# REQUIREMENT
Of all the lines in the records below, copy only those that contain the string "Consider".

(Stored data)
╔══

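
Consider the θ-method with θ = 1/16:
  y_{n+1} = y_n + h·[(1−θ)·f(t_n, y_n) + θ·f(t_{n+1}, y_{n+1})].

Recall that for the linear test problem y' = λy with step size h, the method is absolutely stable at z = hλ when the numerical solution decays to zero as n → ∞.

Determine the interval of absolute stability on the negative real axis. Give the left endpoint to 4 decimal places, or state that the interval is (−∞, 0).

z∈(-2.2857,0).

Set f=λy, z=hλ:
  y_{n+1} = y_n + z·[15/16·y_n + 1/16·y_{n+1}] ⇒ (1 − 1/16z)y_{n+1} = (1 + 15/16z)y_n
  Hence R(z) = (1 + 15/16z)/(1 − 1/16z).

Find x<0 with |R(x)|<1.
x=-0.52: |R|=0.4964
R=−1: 1+15/16x = −1+1/16x ⇒ -7/8x=2 ⇒ x=2/(-7/8)=-2.2857
Confirm numerically:
  x=-2.251: |R|=0.97337 <1
  x=-1.783: |R|=0.60423 <1
  x=-0.946: |R|=0.10681 <1
  x=-2.795: |R|=1.37936 >1
  x=-2.339: |R|=1.04068 >1
Interval (-2.2857, 0).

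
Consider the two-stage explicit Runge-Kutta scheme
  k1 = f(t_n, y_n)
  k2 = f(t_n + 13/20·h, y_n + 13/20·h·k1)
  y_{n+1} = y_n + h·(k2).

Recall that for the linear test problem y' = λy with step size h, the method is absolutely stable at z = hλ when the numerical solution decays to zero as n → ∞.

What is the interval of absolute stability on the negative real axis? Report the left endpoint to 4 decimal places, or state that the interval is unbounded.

z∈(-1.5385,0).

With y'=λy (z=hλ):
  k1=λy_n ⇒ h·k1=z·y_n;  k2=λ(1+13/20z)y_n ⇒ h·k2=z(1+13/20z)y_n
  y_{n+1}/y_n = 1 + z(1+13/20z) = 1 + z + 13/20z²
  so R(z) = 1 + z + 13/20z².

Find x<0 with |R(x)|<1.
x=-1.44: |R|=0.9078
R=1: x+13/20x²=0 ⇒ x=−20/13=-1.5385; min R=1−1/(4·13/20)=0.6154>−1
Confirm numerically:
  x=-1.490: |R|=0.95307 <1
  x=-1.286: |R|=0.78897 <1
  x=-0.955: |R|=0.63782 <1
  x=-1.784: |R|=1.28473 >1
  x=-1.578: |R|=1.04055 >1
So |R|<1 on (-1.5385, 0).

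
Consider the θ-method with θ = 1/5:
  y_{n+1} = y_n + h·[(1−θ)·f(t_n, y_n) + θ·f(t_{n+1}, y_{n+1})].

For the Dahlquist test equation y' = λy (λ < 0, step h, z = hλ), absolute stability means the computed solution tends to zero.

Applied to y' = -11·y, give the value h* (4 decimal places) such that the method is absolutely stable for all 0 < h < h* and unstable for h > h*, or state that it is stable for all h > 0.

Set f=λy, z=hλ:
  y_{n+1} = y_n + z·[4/5·y_n + 1/5·y_{n+1}] ⇒ (1 − 1/5z)y_{n+1} = (1 + 4/5z)y_n
  so R(z) = (1 + 4/5z)/(1 − 1/5z).

Need |R(x)|<1, x<0.
x=-1.79: |R|=0.3181
R=−1: 1+4/5x = −1+1/5x ⇒ -3/5x=2 ⇒ x=2/(-3/5)=-3.3333
Confirm numerically:
  x=-2.475: |R|=0.65552 <1
  x=-1.986: |R|=0.42141 <1
  x=-1.489: |R|=0.14733 <1
  x=-1.471: |R|=0.13661 <1
  x=-3.885: |R|=1.18627 >1
  x=-3.757: |R|=1.14514 >1
Interval (-3.3333, 0).

(-3.3333,0); λ=-11 ⇒ h* = (10/3)/11 = 0.3030.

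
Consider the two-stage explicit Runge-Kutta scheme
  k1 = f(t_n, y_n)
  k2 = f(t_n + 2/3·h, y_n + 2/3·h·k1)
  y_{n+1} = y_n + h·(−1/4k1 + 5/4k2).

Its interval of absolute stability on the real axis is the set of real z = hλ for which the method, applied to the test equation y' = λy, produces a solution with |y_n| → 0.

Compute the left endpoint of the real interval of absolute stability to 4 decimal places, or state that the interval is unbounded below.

z* = -1.2000.

On y'=λy, z=hλ:
  k1=λy_n ⇒ h·k1=z·y_n;  k2=λ(1+2/3z)y_n ⇒ h·k2=z(1+2/3z)y_n
  y_{n+1}/y_n = 1 − 1/4z + 5/4z(1+2/3z) = 1 + z + 5/6z²
  R(z) = 1 + z + 5/6z².

Solve |R(x)|<1 on ℝ⁻.
x=-1.59: |R|=1.5168
R=1: x+5/6x²=0 ⇒ x=−6/5=-1.2000; min R=1−1/(4·5/6)=0.7000>−1
Confirm numerically:
  x=-1.077: |R|=0.88961 <1
  x=-0.946: |R|=0.79976 <1
  x=-0.666: |R|=0.70363 <1
  x=-1.647: |R|=1.61351 >1
  x=-1.512: |R|=1.39312 >1
Stable set (-1.2000, 0).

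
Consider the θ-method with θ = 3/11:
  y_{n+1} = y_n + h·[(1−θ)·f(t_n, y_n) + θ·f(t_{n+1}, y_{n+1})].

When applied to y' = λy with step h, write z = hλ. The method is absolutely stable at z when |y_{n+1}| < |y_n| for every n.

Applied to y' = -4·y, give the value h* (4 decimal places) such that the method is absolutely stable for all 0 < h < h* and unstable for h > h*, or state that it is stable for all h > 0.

Set f=λy, z=hλ:
  y_{n+1} = y_n + z·[8/11·y_n + 3/11·y_{n+1}] ⇒ (1 − 3/11z)y_{n+1} = (1 + 8/11z)y_n
  ⇒ R(z) = (1 + 8/11z)/(1 − 3/11z).

Need |R(x)|<1, x<0.
x=-0.45: |R|=0.5992
R=−1: 1+8/11x = −1+3/11x ⇒ -5/11x=2 ⇒ x=2/(-5/11)=-4.4000
Confirm numerically:
  x=-4.068: |R|=0.92846 <1
  x=-2.448: |R|=0.46795 <1
  x=-2.115: |R|=0.34131 <1
  x=-1.868: |R|=0.23753 <1
  x=-4.773: |R|=1.07366 >1
  x=-4.552: |R|=1.03082 >1
Interval (-4.4000, 0).

(-4.4000,0); λ=-4 ⇒ h* = (22/5)/4 = 1.1000.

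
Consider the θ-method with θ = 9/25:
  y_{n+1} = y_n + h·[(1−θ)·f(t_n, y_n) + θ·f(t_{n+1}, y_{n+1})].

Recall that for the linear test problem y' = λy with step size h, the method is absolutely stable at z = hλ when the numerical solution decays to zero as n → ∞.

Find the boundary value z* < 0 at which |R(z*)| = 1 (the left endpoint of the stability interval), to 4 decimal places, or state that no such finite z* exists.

z* = -7.1429.

Test eqn y'=λy, z=hλ:
  y_{n+1} = y_n + z·[16/25·y_n + 9/25·y_{n+1}] ⇒ (1 − 9/25z)y_{n+1} = (1 + 16/25z)y_n
  R(z) = (1 + 16/25z)/(1 − 9/25z).

Need |R(x)|<1, x<0.
x=-1.49: |R|=0.0302
R=−1: 1+16/25x = −1+9/25x ⇒ -7/25x=2 ⇒ x=2/(-7/25)=-7.1429
Confirm numerically:
  x=-5.806: |R|=0.87887 <1
  x=-5.178: |R|=0.80791 <1
  x=-4.716: |R|=0.74812 <1
  x=-7.513: |R|=1.02798 >1
  x=-7.356: |R|=1.01636 >1
Interval (-7.1429, 0).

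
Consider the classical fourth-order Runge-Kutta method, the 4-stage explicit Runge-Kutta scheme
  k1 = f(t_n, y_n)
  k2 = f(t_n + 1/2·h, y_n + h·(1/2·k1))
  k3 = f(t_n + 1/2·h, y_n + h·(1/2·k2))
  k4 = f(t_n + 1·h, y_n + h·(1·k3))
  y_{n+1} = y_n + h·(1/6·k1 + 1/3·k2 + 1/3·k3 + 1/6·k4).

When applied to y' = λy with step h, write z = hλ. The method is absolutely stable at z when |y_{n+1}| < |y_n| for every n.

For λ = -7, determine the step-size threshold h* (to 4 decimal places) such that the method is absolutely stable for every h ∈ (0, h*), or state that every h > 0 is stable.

(-2.7853,0); λ=-7 ⇒ h* = 0.3979.

With y'=λy (z=hλ):
  order 4, 4-stage ⇒ R(z)=1+z+z^2/2+z^3/6+z^4/24
  (e.g. R(-0.61)=0.54399, |R|=0.54399)

Boundary: |R(x)|=1, x<0.
x=-0.61: |R|=0.5440
|R(-1.87)|=0.2981 |R(-1.41)|=0.2815 |R(-0.98)|=0.3818
Bisect:
  x_lo=-3.4212 |R|=2.4654  x_hi=-0.3986 |R|=0.6713
  mid=-1.90990 |R|=0.30724 →hi
  mid=-2.66555 |R|=0.83397 →hi
  mid=-3.04337 |R|=1.46412 →lo
  mid=-2.85446 |R|=1.10939 →lo
  mid=-2.76000 |R|=0.96253 →hi
  mid=-2.80723 |R|=1.03358 →lo
  mid=-2.78362 |R|=0.99747 →hi
  mid=-2.79542 |R|=1.01538 →lo
  mid=-2.78952 |R|=1.00639 →lo
  ...
  [-2.78546,-2.78528] ⇒ x*=-2.7853
So |R|<1 on (-2.7853, 0).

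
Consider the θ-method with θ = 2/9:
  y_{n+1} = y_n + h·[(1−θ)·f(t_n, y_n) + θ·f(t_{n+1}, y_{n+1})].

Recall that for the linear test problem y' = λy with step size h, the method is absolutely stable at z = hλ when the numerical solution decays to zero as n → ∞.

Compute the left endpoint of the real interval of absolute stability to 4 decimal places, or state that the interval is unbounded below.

left endpoint -3.6000.

Set f=λy, z=hλ:
  y_{n+1} = y_n + z·[7/9·y_n + 2/9·y_{n+1}] ⇒ (1 − 2/9z)y_{n+1} = (1 + 7/9z)y_n
  Hence R(z) = (1 + 7/9z)/(1 − 2/9z).

Need |R(x)|<1, x<0.
x=-0.48: |R|=0.5663
R=−1: 1+7/9x = −1+2/9x ⇒ -5/9x=2 ⇒ x=2/(-5/9)=-3.6000
Confirm numerically:
  x=-3.187: |R|=0.86568 <1
  x=-2.718: |R|=0.69451 <1
  x=-2.608: |R|=0.65110 <1
  x=-2.080: |R|=0.42249 <1
  x=-4.132: |R|=1.15408 >1
  x=-4.014: |R|=1.12156 >1
So |R|<1 on (-3.6000, 0).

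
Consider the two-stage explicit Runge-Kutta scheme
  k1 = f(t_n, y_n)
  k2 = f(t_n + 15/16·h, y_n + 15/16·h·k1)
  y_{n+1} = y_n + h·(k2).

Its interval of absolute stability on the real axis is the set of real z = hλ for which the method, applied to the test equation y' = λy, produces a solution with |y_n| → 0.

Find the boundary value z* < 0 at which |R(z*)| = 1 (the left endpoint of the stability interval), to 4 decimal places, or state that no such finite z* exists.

left endpoint -1.0667.

On y'=λy, z=hλ:
  k1=λy_n ⇒ h·k1=z·y_n;  k2=λ(1+15/16z)y_n ⇒ h·k2=z(1+15/16z)y_n
  y_{n+1}/y_n = 1 + z(1+15/16z) = 1 + z + 15/16z²
  R(z) = 1 + z + 15/16z².

Solve |R(x)|<1 on ℝ⁻.
x=-0.44: |R|=0.7415
R=1: x+15/16x²=0 ⇒ x=−16/15=-1.0667; min R=1−1/(4·15/16)=0.7333>−1
Confirm numerically:
  x=-1.042: |R|=0.97590 <1
  x=-0.998: |R|=0.93575 <1
  x=-0.939: |R|=0.88761 <1
  x=-0.615: |R|=0.73959 <1
  x=-1.383: |R|=1.41015 >1
  x=-1.108: |R|=1.04294 >1
Interval (-1.0667, 0).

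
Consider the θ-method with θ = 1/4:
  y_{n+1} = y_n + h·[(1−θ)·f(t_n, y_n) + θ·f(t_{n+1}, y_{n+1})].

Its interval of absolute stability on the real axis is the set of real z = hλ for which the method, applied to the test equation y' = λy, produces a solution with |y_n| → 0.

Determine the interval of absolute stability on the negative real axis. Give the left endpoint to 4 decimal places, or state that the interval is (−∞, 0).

(-4.0000, 0).

Set f=λy, z=hλ:
  y_{n+1} = y_n + z·[3/4·y_n + 1/4·y_{n+1}] ⇒ (1 − 1/4z)y_{n+1} = (1 + 3/4z)y_n
  so R(z) = (1 + 3/4z)/(1 − 1/4z).

Need |R(x)|<1, x<0.
x=-1.67: |R|=0.1781
R=−1: 1+3/4x = −1+1/4x ⇒ -1/2x=2 ⇒ x=2/(-1/2)=-4.0000
Confirm numerically:
  x=-3.659: |R|=0.91095 <1
  x=-3.478: |R|=0.86039 <1
  x=-2.690: |R|=0.60837 <1
  x=-2.426: |R|=0.51012 <1
  x=-4.455: |R|=1.10763 >1
  x=-4.436: |R|=1.10337 >1
  x=-4.323: |R|=1.07762 >1
Interval (-4.0000, 0).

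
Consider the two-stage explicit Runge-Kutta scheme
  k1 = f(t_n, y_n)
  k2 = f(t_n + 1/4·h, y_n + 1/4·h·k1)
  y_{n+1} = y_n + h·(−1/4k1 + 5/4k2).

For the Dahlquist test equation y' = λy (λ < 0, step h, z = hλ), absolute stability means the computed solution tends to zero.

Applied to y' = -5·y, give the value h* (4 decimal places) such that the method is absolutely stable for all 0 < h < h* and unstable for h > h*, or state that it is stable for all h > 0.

(-3.2000,0); λ=-5 ⇒ h* = (16/5)/5 = 0.6400.

Test eqn y'=λy, z=hλ:
  k1=λy_n ⇒ h·k1=z·y_n;  k2=λ(1+1/4z)y_n ⇒ h·k2=z(1+1/4z)y_n
  y_{n+1}/y_n = 1 − 1/4z + 5/4z(1+1/4z) = 1 + z + 5/16z²
  Hence R(z) = 1 + z + 5/16z².

Need |R(x)|<1, x<0.
x=-0.3: |R|=0.7281
R=1: x+5/16x²=0 ⇒ x=−16/5=-3.2000; min R=1−1/(4·5/16)=0.2000>−1
Confirm numerically:
  x=-2.732: |R|=0.60045 <1
  x=-2.116: |R|=0.28320 <1
  x=-1.984: |R|=0.24608 <1
  x=-3.742: |R|=1.63380 >1
  x=-3.648: |R|=1.51072 >1
  x=-3.250: |R|=1.05078 >1
Interval (-3.2000, 0).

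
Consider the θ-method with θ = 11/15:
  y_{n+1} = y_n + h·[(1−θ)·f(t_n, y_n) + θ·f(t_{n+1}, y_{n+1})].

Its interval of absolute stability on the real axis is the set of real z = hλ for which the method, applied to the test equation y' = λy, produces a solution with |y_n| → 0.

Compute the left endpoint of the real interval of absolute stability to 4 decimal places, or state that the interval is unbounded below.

interval (−∞, 0).

On y'=λy, z=hλ:
  y_{n+1} = y_n + z·[4/15·y_n + 11/15·y_{n+1}] ⇒ (1 − 11/15z)y_{n+1} = (1 + 4/15z)y_n
  Hence R(z) = (1 + 4/15z)/(1 − 11/15z).

Boundary: |R(x)|=1, x<0.
x=-0.39: |R|=0.6967
x=-2: |R|=0.1892
x=-10: |R|=0.2000
x=-100: |R|=0.3453
θ=11/15≥1/2 ⇒ |1+4/15x|<|1−11/15x| ∀x<0 ⇒ interval (−∞,0).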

╚══

# PROBLEM SOLUTION
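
Consider the θ-method with θ = 1/16:
Consider the two-stage explicit Runge-Kutta scheme
Consider the θ-method with θ = 1/5:
Consider the two-stage explicit Runge-Kutta scheme
Consider the θ-method with θ = 3/11:
Consider the θ-method with θ = 9/25:
Consider the classical fourth-order Runge-Kutta method, the 4-stage explicit Runge-Kutta scheme
Consider the θ-method with θ = 2/9:
Consider the two-stage explicit Runge-Kutta scheme
Consider the θ-method with θ = 1/4:
Consider the two-stage explicit Runge-Kutta scheme
Consider the θ-method with θ = 11/15: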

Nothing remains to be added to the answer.